(Stored data)
▶
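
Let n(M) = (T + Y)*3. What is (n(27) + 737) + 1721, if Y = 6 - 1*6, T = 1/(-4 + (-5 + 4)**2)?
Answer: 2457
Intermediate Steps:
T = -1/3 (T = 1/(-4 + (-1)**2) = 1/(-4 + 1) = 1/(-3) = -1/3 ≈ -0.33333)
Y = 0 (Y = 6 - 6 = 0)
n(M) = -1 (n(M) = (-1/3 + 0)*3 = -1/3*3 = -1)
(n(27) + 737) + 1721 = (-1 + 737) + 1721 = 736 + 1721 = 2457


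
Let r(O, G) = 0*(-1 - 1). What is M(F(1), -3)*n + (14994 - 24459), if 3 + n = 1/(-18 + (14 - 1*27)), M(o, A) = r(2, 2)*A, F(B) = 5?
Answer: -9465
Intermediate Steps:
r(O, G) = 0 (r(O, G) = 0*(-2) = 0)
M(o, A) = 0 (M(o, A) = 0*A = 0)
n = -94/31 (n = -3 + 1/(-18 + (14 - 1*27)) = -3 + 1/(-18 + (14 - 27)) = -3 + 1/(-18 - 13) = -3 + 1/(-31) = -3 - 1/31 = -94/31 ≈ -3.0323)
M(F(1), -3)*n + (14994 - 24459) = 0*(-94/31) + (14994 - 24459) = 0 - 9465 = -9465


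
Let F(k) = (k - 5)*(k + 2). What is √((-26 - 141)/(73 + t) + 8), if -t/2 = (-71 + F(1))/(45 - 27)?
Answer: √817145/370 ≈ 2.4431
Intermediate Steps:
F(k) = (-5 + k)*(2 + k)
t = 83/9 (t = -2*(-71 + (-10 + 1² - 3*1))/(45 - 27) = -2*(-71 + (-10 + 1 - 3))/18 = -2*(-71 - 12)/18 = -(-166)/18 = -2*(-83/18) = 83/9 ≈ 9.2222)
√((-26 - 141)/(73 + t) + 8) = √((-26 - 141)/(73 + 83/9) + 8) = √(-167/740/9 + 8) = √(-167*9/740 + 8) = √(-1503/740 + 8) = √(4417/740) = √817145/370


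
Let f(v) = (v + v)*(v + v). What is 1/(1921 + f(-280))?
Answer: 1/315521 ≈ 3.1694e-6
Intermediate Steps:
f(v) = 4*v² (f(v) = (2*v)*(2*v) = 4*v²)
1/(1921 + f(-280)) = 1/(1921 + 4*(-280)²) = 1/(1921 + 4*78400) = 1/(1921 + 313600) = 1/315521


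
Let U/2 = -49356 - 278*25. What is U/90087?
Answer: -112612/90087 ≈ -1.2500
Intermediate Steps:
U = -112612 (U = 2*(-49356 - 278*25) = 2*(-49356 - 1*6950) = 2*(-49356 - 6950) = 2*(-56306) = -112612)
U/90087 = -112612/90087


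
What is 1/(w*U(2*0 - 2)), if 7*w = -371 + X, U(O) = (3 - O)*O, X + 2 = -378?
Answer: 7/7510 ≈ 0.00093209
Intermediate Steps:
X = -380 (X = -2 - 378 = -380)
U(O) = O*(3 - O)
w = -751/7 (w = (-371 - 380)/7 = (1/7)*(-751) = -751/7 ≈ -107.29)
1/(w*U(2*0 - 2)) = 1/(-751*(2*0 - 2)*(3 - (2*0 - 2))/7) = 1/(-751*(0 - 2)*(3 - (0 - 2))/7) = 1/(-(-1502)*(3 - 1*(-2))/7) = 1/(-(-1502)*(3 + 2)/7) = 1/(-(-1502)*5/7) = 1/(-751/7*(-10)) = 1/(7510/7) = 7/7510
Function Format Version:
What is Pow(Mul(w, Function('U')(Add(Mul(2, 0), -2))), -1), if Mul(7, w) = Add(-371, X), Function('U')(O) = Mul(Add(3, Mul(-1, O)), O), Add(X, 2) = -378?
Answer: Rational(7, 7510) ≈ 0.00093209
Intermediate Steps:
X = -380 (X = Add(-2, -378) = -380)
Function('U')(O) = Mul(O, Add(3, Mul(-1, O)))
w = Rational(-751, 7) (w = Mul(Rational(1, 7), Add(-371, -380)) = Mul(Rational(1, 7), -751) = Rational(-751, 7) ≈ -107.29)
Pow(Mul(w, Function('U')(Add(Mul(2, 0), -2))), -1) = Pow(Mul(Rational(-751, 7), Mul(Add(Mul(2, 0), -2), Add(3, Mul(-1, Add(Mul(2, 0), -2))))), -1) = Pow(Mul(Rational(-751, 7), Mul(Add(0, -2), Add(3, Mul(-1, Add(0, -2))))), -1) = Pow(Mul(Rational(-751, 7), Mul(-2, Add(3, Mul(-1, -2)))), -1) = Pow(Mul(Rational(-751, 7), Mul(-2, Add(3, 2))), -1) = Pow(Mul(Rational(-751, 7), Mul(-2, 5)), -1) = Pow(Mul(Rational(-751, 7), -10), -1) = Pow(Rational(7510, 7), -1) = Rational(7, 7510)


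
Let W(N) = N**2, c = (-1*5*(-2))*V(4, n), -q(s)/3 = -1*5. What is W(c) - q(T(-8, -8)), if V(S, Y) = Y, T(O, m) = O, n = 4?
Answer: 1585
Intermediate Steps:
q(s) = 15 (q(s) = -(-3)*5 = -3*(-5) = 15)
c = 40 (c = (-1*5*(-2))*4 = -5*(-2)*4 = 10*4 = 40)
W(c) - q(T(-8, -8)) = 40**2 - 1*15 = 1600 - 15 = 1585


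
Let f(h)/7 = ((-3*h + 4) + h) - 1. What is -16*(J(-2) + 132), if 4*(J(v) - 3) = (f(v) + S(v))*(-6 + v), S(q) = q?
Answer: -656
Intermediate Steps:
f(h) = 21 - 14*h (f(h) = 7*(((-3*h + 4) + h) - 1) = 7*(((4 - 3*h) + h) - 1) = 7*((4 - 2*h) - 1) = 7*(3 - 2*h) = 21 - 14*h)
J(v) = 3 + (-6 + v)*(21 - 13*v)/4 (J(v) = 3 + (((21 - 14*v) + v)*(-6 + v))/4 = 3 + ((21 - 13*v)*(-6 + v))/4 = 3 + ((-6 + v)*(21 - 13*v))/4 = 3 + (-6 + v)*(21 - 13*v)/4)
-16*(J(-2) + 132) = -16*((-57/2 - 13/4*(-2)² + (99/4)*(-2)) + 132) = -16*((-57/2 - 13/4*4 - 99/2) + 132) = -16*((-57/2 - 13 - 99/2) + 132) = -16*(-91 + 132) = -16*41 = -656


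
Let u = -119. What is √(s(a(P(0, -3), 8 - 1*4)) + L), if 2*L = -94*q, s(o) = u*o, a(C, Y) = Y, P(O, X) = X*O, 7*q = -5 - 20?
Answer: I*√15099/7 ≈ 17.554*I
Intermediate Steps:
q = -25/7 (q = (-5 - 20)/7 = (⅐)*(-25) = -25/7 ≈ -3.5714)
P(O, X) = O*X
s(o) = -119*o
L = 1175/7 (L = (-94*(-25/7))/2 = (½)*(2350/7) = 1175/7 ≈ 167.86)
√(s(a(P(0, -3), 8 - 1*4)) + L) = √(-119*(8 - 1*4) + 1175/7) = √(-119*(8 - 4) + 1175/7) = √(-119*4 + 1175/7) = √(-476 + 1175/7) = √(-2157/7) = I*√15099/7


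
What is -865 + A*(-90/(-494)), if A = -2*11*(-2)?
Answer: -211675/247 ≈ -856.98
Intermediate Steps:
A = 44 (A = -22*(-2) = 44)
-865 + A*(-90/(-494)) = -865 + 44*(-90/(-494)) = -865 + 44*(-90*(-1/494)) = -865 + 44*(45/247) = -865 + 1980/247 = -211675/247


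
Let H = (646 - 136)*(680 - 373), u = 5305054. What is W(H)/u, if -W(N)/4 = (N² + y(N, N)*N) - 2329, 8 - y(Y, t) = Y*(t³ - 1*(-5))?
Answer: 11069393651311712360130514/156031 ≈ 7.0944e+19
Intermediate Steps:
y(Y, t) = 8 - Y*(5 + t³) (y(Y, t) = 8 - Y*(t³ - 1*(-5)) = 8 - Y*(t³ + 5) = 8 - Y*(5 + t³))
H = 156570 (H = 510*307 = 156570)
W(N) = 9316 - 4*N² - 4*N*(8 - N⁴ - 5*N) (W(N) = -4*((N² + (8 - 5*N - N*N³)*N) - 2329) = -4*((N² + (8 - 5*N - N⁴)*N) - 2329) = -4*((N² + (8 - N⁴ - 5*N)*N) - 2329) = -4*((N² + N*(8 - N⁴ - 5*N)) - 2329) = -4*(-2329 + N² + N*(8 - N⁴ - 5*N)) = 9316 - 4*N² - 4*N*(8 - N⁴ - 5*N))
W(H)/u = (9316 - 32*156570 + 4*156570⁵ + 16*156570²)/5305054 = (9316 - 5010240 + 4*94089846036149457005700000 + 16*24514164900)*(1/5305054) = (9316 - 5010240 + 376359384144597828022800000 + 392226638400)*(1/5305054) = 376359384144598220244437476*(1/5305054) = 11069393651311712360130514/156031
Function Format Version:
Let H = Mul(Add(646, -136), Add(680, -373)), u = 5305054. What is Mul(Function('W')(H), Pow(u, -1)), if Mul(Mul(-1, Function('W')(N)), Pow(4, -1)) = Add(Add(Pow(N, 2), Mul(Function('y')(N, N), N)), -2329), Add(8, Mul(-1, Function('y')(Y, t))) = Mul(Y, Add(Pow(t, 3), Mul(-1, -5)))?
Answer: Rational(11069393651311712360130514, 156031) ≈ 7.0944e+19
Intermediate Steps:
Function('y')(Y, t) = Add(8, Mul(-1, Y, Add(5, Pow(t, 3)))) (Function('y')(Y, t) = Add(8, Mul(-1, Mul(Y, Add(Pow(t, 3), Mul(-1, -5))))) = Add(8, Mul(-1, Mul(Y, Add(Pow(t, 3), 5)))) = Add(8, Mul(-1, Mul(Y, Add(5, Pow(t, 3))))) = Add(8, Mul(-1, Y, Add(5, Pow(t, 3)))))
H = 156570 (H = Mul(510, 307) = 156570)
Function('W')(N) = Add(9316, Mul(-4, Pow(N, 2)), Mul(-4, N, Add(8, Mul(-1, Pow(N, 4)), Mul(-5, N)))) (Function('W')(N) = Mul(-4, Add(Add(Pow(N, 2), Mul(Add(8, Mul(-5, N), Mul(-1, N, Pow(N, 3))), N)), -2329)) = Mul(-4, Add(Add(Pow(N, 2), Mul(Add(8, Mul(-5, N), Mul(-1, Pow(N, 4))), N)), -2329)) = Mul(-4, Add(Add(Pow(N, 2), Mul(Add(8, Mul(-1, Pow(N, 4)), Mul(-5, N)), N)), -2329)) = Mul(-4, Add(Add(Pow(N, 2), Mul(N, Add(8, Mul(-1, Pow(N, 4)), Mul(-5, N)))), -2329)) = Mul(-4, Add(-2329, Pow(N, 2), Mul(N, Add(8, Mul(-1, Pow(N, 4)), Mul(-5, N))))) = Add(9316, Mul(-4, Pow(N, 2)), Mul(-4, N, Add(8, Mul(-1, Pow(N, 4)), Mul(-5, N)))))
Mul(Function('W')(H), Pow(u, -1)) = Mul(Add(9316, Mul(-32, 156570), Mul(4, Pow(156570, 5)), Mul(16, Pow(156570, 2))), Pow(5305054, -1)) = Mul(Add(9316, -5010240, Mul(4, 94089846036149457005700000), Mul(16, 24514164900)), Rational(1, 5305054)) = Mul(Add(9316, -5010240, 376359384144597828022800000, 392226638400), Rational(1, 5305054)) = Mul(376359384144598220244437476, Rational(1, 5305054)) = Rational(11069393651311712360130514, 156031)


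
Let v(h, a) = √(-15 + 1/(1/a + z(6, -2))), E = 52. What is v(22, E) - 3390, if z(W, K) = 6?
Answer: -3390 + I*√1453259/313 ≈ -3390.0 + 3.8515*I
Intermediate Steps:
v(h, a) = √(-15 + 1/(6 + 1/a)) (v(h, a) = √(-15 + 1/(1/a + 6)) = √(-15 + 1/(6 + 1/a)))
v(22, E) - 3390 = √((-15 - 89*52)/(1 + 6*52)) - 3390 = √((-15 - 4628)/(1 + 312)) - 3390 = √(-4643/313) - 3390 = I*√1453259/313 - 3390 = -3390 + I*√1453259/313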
◀
◆ **Your objective**:
Give back exactly the lines above, from the line containing "Answer: 1585" through the line containing "Let u = -119.", with both end lines and nothing more.

◆ **Answer space**:
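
Answer: 1585
Intermediate Steps:
q(s) = 15 (q(s) = -(-3)*5 = -3*(-5) = 15)
c = 40 (c = (-1*5*(-2))*4 = -5*(-2)*4 = 10*4 = 40)
W(c) - q(T(-8, -8)) = 40**2 - 1*15 = 1600 - 15 = 1585


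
Let f(h)/7 = ((-3*h + 4) + h) - 1. What is -16*(J(-2) + 132), if 4*(J(v) - 3) = (f(v) + S(v))*(-6 + v), S(q) = q?
Answer: -656
Intermediate Steps:
f(h) = 21 - 14*h (f(h) = 7*(((-3*h + 4) + h) - 1) = 7*(((4 - 3*h) + h) - 1) = 7*((4 - 2*h) - 1) = 7*(3 - 2*h) = 21 - 14*h)
J(v) = 3 + (-6 + v)*(21 - 13*v)/4 (J(v) = 3 + (((21 - 14*v) + v)*(-6 + v))/4 = 3 + ((21 - 13*v)*(-6 + v))/4 = 3 + ((-6 + v)*(21 - 13*v))/4 = 3 + (-6 + v)*(21 - 13*v)/4)
-16*(J(-2) + 132) = -16*((-57/2 - 13/4*(-2)² + (99/4)*(-2)) + 132) = -16*((-57/2 - 13/4*4 - 99/2) + 132) = -16*((-57/2 - 13 - 99/2) + 132) = -16*(-91 + 132) = -16*41 = -656


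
Let u = -119. What is √(s(a(P(0, -3), 8 - 1*4)) + L), if 2*L = -94*q, s(o) = u*o, a(C, Y) = Y, P(O, X) = X*O, 7*q = -5 - 20?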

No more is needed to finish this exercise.